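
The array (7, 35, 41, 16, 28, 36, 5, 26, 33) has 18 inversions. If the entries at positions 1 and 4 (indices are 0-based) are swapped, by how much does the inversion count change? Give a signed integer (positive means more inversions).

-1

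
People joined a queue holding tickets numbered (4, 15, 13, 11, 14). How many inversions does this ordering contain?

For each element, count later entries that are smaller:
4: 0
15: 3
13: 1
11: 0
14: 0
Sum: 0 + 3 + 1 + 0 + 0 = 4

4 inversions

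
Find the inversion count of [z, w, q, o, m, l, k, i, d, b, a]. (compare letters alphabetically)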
...
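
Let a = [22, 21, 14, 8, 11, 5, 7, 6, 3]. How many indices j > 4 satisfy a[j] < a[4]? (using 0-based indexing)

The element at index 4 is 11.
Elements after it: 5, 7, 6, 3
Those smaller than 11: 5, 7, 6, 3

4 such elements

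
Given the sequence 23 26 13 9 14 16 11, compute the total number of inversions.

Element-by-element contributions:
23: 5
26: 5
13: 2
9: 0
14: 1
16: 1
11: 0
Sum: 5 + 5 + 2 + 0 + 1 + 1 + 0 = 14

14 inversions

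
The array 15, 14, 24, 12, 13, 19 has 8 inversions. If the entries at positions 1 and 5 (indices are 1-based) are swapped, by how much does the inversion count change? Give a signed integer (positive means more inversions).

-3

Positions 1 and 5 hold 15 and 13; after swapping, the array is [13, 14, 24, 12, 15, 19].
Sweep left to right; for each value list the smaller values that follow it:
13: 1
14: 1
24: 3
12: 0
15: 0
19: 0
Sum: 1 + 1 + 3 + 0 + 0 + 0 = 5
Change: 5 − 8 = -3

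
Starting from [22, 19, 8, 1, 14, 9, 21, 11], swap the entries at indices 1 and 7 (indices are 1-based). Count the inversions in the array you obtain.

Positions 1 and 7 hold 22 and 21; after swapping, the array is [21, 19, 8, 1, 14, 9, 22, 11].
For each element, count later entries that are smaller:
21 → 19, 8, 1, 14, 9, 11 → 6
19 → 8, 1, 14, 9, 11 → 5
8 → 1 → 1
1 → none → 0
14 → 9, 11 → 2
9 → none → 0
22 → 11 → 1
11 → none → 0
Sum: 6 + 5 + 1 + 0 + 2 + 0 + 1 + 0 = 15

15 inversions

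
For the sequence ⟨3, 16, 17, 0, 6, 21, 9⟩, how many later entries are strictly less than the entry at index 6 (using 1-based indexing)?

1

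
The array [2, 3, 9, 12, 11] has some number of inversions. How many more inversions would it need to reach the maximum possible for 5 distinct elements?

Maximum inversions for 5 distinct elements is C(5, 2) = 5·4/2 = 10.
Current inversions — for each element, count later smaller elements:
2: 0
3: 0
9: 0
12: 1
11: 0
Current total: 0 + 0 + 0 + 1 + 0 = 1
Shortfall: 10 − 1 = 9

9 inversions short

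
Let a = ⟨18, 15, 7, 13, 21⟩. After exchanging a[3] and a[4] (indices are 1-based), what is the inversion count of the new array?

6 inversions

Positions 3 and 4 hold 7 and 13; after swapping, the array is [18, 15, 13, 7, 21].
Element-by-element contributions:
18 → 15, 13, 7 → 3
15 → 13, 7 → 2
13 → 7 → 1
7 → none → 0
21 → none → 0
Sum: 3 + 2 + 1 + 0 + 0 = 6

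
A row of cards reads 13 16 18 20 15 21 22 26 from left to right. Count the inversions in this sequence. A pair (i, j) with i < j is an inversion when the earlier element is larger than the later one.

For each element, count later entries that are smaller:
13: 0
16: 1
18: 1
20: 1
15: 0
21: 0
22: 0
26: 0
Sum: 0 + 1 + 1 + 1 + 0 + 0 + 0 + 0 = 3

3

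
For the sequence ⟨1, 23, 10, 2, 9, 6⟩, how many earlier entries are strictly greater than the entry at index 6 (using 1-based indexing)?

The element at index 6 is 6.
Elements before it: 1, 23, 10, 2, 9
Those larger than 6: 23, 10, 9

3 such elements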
* * *
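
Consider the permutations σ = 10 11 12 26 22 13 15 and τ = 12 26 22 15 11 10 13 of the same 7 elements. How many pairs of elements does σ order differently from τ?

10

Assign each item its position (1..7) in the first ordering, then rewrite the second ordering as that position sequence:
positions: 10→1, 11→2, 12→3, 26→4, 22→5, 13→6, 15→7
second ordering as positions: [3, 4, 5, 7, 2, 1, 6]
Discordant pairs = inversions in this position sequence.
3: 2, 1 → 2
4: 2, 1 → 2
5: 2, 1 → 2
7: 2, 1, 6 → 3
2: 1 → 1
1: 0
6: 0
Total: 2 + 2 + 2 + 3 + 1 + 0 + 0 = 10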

### Exercise requirements
Go through the material above and output exactly the lines from the one containing "People joined a" through the one containing "Find the inversion".

### The answer
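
People joined a queue holding tickets numbered (4, 15, 13, 11, 14). How many inversions does this ordering contain?

For each element, count later entries that are smaller:
4: 0
15: 3
13: 1
11: 0
14: 0
Sum: 0 + 3 + 1 + 0 + 0 = 4

4 inversions

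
Find the inversion count of [z, w, q, o, m, l, k, i, d, b, a]. (compare letters alphabetically)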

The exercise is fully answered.